**What you have to do**
Where in the data does the word "revealed" appear? Find those lines and copy them.

[Stored items]

»»

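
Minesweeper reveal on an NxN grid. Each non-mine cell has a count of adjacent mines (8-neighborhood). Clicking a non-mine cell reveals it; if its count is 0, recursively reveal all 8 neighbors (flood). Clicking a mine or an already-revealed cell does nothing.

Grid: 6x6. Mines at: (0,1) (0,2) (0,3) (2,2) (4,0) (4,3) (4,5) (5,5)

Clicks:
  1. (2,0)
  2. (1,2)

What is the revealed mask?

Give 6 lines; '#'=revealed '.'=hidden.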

««

**Answer box**
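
Minesweeper reveal on an NxN grid. Each non-mine cell has a count of adjacent mines (8-neighborhood). Clicking a non-mine cell reveals it; if its count is 0, recursively reveal all 8 neighbors (flood). Clicking a mine or an already-revealed cell does nothing.
What is the revealed mask?
Give 6 lines; '#'=revealed '.'=hidden.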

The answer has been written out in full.